[Data section Boundary: Start]

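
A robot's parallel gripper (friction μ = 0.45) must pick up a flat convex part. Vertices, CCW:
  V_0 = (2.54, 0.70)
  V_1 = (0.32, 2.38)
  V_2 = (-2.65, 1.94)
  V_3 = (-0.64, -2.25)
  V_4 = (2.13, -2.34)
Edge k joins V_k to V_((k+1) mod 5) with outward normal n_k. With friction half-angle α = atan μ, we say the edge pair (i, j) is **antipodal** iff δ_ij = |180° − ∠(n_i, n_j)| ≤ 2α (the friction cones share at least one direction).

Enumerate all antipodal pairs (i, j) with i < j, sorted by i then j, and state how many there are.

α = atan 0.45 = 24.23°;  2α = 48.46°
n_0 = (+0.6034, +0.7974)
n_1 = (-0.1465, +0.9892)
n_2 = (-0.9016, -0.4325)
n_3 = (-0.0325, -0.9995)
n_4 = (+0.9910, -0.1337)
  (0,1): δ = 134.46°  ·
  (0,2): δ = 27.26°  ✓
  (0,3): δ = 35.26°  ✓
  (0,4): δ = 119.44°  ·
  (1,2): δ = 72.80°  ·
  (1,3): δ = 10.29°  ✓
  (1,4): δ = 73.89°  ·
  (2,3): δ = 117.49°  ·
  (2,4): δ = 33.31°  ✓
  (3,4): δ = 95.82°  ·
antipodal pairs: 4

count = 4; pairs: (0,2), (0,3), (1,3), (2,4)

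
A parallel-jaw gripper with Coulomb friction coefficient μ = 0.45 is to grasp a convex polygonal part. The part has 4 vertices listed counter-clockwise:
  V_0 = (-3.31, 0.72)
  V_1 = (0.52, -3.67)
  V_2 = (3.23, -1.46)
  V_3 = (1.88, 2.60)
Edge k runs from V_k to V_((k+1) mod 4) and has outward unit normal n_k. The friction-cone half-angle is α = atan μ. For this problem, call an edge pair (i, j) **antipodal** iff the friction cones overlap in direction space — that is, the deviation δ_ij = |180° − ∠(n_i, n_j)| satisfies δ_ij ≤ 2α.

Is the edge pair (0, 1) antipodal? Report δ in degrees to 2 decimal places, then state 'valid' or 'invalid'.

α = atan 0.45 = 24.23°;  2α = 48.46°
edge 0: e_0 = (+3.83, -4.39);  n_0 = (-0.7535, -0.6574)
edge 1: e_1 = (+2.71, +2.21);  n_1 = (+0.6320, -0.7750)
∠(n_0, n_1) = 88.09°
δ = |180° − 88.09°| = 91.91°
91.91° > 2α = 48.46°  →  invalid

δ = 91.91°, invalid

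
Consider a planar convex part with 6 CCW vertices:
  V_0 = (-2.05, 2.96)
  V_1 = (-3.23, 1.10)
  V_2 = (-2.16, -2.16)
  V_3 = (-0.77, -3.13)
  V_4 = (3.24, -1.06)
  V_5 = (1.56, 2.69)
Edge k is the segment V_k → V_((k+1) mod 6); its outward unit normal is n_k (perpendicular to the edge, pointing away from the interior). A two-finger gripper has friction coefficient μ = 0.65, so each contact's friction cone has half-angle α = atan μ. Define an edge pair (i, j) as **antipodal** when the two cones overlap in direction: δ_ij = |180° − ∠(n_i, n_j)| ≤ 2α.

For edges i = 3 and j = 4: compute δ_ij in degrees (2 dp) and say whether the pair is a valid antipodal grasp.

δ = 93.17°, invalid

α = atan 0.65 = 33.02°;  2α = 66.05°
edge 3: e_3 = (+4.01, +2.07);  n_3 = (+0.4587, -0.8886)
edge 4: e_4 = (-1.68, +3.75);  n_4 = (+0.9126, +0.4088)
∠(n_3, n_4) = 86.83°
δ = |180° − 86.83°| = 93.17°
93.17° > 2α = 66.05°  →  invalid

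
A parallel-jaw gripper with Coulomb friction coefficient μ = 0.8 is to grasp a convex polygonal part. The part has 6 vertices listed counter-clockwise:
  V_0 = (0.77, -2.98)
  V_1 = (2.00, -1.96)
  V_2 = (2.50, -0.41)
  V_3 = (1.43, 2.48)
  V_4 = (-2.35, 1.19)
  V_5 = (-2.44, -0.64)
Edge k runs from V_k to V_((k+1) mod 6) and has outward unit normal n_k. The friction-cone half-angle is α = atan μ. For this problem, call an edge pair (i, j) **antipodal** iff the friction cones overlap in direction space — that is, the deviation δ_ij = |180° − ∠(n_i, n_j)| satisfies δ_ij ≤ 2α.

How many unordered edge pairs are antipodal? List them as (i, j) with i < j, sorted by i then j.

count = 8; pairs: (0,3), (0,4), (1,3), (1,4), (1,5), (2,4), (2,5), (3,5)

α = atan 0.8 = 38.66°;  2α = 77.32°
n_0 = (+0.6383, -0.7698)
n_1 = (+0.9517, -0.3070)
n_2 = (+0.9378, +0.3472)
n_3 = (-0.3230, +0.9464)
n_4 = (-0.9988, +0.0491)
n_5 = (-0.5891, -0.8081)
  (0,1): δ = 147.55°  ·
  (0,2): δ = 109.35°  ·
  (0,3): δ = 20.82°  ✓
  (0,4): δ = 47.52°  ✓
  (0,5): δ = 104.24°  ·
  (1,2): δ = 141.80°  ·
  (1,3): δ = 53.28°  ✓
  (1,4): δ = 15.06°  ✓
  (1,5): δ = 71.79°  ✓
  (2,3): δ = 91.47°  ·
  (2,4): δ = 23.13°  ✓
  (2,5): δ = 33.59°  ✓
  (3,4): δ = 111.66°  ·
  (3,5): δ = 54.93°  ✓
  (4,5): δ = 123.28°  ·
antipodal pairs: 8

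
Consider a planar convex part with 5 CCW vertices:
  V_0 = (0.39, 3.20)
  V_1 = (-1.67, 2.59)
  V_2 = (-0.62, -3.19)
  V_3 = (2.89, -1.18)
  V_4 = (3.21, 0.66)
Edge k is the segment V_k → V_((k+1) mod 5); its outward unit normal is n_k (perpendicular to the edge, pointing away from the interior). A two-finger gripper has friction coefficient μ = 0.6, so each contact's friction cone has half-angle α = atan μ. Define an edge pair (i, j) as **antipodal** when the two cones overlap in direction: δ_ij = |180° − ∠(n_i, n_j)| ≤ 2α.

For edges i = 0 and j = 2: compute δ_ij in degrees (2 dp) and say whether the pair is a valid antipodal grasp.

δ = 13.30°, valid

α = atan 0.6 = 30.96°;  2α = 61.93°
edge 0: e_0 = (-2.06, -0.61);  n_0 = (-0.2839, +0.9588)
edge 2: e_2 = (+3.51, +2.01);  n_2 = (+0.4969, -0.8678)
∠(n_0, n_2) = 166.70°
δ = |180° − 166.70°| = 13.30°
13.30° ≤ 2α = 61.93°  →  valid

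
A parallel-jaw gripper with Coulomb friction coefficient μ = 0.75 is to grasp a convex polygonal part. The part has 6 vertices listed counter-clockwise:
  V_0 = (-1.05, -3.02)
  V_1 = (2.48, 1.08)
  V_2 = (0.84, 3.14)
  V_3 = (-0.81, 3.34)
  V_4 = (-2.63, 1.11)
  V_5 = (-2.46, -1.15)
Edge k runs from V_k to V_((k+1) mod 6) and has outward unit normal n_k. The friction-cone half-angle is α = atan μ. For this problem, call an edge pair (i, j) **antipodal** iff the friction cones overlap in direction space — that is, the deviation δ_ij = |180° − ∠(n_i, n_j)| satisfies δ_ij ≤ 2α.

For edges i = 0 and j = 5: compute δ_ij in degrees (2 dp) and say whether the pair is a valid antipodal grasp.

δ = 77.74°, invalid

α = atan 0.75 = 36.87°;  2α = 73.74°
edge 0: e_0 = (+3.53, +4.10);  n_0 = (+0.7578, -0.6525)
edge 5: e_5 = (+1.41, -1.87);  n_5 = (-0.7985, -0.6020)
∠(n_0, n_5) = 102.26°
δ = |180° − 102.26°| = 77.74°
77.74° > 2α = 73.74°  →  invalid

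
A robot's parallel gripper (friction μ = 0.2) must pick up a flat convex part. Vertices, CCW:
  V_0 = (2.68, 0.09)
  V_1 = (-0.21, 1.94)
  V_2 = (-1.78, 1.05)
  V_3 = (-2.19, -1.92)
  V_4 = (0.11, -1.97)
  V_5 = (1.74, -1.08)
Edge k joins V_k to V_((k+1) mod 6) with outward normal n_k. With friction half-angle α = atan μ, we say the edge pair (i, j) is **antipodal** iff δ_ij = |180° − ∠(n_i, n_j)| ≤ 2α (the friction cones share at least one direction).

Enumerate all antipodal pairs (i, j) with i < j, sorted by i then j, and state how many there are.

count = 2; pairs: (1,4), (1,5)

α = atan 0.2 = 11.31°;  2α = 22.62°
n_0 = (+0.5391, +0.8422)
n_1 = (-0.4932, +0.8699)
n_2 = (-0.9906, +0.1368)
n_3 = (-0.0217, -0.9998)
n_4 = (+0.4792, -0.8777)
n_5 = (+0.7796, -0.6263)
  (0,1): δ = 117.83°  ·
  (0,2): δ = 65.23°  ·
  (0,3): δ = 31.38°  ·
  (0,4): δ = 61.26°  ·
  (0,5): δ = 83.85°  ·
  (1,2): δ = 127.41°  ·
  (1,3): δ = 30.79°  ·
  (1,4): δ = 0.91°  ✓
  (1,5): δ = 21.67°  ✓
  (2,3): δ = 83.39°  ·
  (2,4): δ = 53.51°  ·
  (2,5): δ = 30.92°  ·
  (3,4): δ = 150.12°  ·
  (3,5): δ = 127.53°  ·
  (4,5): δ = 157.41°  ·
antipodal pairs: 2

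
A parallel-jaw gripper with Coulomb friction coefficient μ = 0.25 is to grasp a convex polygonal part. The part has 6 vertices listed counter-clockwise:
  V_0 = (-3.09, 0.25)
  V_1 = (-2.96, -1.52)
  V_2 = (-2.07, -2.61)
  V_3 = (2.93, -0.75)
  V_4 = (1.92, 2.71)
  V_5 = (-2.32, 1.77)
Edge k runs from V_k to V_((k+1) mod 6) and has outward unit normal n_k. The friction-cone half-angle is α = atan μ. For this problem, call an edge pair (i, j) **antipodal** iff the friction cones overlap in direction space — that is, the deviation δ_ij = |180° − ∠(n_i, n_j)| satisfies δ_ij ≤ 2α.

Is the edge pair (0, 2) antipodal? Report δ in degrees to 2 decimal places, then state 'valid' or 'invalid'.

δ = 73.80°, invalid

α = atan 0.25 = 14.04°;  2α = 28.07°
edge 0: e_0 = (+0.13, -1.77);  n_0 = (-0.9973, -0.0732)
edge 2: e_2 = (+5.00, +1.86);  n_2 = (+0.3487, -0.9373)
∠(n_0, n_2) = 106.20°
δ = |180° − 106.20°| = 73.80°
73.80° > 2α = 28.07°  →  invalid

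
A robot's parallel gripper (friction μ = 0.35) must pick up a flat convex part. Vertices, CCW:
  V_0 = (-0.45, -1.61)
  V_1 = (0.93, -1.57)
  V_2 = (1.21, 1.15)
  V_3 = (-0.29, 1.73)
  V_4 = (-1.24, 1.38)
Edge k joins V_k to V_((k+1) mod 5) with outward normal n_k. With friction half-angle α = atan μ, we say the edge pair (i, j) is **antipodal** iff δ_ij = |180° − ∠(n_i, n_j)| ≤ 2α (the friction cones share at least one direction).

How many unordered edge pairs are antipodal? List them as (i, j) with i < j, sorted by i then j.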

[Data section Boundary: End]

Copy verbatim, from the listing above, each line from the one containing "A robot's parallel gripper (friction μ = 0.2)" down to the one containing "Edge k joins V_k to V_((k+1) mod 6)", inclusive.

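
A robot's parallel gripper (friction μ = 0.2) must pick up a flat convex part. Vertices, CCW:
  V_0 = (2.68, 0.09)
  V_1 = (-0.21, 1.94)
  V_2 = (-1.78, 1.05)
  V_3 = (-2.19, -1.92)
  V_4 = (0.11, -1.97)
  V_5 = (1.74, -1.08)
Edge k joins V_k to V_((k+1) mod 6) with outward normal n_k. With friction half-angle α = atan μ, we say the edge pair (i, j) is **antipodal** iff δ_ij = |180° − ∠(n_i, n_j)| ≤ 2α (the friction cones share at least one direction).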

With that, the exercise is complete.